--- What the exercise asks ---
Begin with the line containing "Last quarter's open" and reproduce it and all later lines exactly, through the last line of the records. Add nothing else.

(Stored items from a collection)
= Beginning of Section =

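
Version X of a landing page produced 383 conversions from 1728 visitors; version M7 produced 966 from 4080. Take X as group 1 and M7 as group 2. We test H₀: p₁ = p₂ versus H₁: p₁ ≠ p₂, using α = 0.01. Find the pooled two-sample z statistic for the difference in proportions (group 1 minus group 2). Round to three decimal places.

p̂₁ = 383/1728 ≈ 0.22164, p̂₂ = 966/4080 ≈ 0.23676.
Pooled p̂ = (383+966)/(1728+4080) = 1349/5808 = 0.23227.
SE = √(p̂(1−p̂)(1/n₁+1/n₂)) = √(0.23227·0.76773·0.000823802) = √(0.000146899) = 0.01212.
z = (0.22164 − 0.23676)/0.01212 = -0.01512/0.01212 = -1.248.
p-value = 2·P(Z > 1.248) ≈ 0.2122; since p > α = 0.01, fail to reject H₀.

z = -1.248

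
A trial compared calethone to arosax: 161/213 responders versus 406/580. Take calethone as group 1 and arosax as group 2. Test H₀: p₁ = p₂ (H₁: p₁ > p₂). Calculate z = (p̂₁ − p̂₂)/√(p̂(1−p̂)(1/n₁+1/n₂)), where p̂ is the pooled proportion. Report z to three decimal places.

z = 1.545

p̂₁ = 161/213 = 0.75587, p̂₂ = 406/580 = 0.70000.
Pooled p̂ = (161+406)/(213+580) = 567/793 = 0.71501.
SE = √(0.203772 × 0.00641897) = 0.03617.
z = (0.75587 − 0.70000)/0.03617 = 0.05587/0.03617 = 1.545.
p-value = P(Z > 1.545) ≈ 0.0612.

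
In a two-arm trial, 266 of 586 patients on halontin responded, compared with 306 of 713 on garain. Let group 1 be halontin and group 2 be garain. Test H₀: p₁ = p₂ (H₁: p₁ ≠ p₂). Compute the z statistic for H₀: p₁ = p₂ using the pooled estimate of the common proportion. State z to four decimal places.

p̂₁ = 266/586 = 0.453925, p̂₂ = 306/713 = 0.429173.
Pooled p̂ = (266+306)/(586+713) = 572/1299 = 0.440339.
SE = √(0.246441 × 0.00310901) = 0.027680.
z = (0.453925 − 0.429173)/0.027680 = 0.024752/0.027680 = 0.8942.

z = 0.8942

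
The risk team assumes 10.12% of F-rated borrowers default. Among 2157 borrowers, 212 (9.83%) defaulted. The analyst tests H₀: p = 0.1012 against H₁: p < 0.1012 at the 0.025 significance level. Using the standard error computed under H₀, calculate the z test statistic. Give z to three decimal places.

z = -0.449

p̂ = 212/2157 ≈ 0.098285.
Under H₀, SE = √(0.1012·0.8988/2157) = √(4.2169e-05) = 0.006494.
z = (0.098285 − 0.1012)/0.006494 = -0.002915/0.006494 = -0.449.
p-value = P(Z < -0.449) ≈ 0.3267. With α = 0.025, fail to reject H₀.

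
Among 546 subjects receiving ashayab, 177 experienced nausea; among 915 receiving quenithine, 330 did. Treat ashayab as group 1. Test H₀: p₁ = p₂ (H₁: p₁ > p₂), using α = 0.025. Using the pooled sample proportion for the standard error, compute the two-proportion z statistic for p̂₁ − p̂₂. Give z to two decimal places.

z = -1.42

p̂₁ = 177/546 ≈ 0.3242, p̂₂ = 330/915 ≈ 0.3607.
Pooled p̂ = (177+330)/(546+915) = 507/1461 = 0.3470.
SE = √(p̂(1−p̂)(1/n₁+1/n₂)) = √(0.3470·0.6530·0.0029244) = √(0.000662662) = 0.0257.
z = (0.3242 − 0.3607)/0.0257 = -0.0365/0.0257 = -1.42.
p-value = P(Z > -1.417) ≈ 0.9218. With α = 0.025, fail to reject H₀.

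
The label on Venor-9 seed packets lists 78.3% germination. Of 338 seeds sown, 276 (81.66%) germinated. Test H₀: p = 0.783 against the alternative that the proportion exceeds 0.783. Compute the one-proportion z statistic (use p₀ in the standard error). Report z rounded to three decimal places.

z = 1.497

p̂ = 276/338 = 0.81657.
Standard error under H₀: √(0.783×0.217/338) = 0.02242.
z = (0.81657 − 0.783)/0.02242 = 0.03357/0.02242 = 1.497.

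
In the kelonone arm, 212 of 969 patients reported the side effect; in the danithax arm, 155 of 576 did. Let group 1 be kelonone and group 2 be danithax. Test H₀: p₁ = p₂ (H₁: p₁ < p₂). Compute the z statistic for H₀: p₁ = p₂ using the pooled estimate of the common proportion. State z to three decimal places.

p̂₁ = 212/969 = 0.21878, p̂₂ = 155/576 = 0.26910.
Pooled p̂ = (212+155)/(969+576) = 367/1545 = 0.23754.
SE = √(0.181115 × 0.0027681) = 0.02239.
z = (0.21878 − 0.26910)/0.02239 = -0.05032/0.02239 = -2.247.
p-value = P(Z < -2.247) ≈ 0.0123.

z = -2.247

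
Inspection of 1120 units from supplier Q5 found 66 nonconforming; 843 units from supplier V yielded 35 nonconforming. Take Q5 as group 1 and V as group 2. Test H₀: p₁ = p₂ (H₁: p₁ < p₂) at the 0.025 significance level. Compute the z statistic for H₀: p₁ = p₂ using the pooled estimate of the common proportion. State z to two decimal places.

p̂₁ = 66/1120 ≈ 0.05893, p̂₂ = 35/843 ≈ 0.04152.
Pooled p̂ = (66+35)/(1120+843) = 101/1963 = 0.05145.
SE = √(p̂(1−p̂)(1/n₁+1/n₂)) = √(0.05145·0.94855·0.0020791) = √(0.000101469) = 0.01007.
z = (0.05893 − 0.04152)/0.01007 = 0.01741/0.01007 = 1.73.
p-value = P(Z < 1.728) ≈ 0.9580; since p > α = 0.025, fail to reject H₀.

z = 1.73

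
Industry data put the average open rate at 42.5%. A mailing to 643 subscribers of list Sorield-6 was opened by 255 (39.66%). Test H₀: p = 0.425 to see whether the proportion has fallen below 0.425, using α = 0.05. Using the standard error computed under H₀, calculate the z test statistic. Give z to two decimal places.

p̂ = 255/643 = 0.3966.
SE = √(p₀(1−p₀)/n) = √(0.24437/643) = 0.0195.
z = (0.3966 − 0.425)/0.0195 = -0.0284/0.0195 = -1.46.
p-value = P(Z < -1.458) ≈ 0.0724, so at α = 0.05 we fail to reject H₀.

z = -1.46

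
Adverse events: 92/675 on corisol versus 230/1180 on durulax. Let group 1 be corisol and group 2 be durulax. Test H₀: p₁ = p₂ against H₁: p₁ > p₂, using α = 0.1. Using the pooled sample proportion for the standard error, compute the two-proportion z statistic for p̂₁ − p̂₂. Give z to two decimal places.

z = -3.21

p̂₁ = 92/675 ≈ 0.13630, p̂₂ = 230/1180 ≈ 0.19492.
Pooled p̂ = (92+230)/(675+1180) = 322/1855 = 0.17358.
SE = √(0.143453 × 0.00232894) = 0.01828.
z = (0.13630 − 0.19492)/0.01828 = -0.05862/0.01828 = -3.21.
p-value = P(Z > -3.207) ≈ 0.9993, so at α = 0.1 we fail to reject H₀.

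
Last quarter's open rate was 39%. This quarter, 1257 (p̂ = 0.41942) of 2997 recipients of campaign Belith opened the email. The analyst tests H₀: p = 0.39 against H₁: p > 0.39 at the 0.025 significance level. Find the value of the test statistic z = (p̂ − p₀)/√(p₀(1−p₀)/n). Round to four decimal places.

z = 3.3020

p̂ = 1257/2997 ≈ 0.4194194.
Under H₀, SE = √(0.39·0.61/2997) = √(7.93794e-05) = 0.0089095.
z = (0.4194194 − 0.39)/0.0089095 = 0.0294194/0.0089095 = 3.3020.
p-value = P(Z > 3.302) ≈ 0.0005, so at α = 0.025 we reject H₀.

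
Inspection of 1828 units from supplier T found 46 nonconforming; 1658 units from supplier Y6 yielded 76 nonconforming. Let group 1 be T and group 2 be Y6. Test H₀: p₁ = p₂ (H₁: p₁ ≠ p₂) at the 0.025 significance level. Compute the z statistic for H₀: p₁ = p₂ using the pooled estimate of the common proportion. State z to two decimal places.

p̂₁ = 46/1828 = 0.0252, p̂₂ = 76/1658 = 0.0458.
Pooled p̂ = (46+76)/(1828+1658) = 122/3486 = 0.0350.
SE = √(p̂(1−p̂)(1/n₁+1/n₂)) = √(0.0350·0.9650·0.00115018) = √(3.88443e-05) = 0.0062.
z = (0.0252 − 0.0458)/0.0062 = -0.0206/0.0062 = -3.32.
Two-sided p-value ≈ 2·Φ(−3.317) = 0.0009, so at α = 0.025 we reject H₀.

z = -3.32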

= End of Section =

--- Answer space ---
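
Last quarter's open rate was 39%. This quarter, 1257 (p̂ = 0.41942) of 2997 recipients of campaign Belith opened the email. The analyst tests H₀: p = 0.39 against H₁: p > 0.39 at the 0.025 significance level. Find the value of the test statistic z = (p̂ − p₀)/√(p₀(1−p₀)/n). Round to four decimal places.

z = 3.3020

p̂ = 1257/2997 ≈ 0.4194194.
Under H₀, SE = √(0.39·0.61/2997) = √(7.93794e-05) = 0.0089095.
z = (0.4194194 − 0.39)/0.0089095 = 0.0294194/0.0089095 = 3.3020.
p-value = P(Z > 3.302) ≈ 0.0005, so at α = 0.025 we reject H₀.

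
Inspection of 1828 units from supplier T found 46 nonconforming; 1658 units from supplier Y6 yielded 76 nonconforming. Let group 1 be T and group 2 be Y6. Test H₀: p₁ = p₂ (H₁: p₁ ≠ p₂) at the 0.025 significance level. Compute the z statistic for H₀: p₁ = p₂ using the pooled estimate of the common proportion. State z to two decimal places.

p̂₁ = 46/1828 = 0.0252, p̂₂ = 76/1658 = 0.0458.
Pooled p̂ = (46+76)/(1828+1658) = 122/3486 = 0.0350.
SE = √(p̂(1−p̂)(1/n₁+1/n₂)) = √(0.0350·0.9650·0.00115018) = √(3.88443e-05) = 0.0062.
z = (0.0252 − 0.0458)/0.0062 = -0.0206/0.0062 = -3.32.
Two-sided p-value ≈ 2·Φ(−3.317) = 0.0009, so at α = 0.025 we reject H₀.

z = -3.32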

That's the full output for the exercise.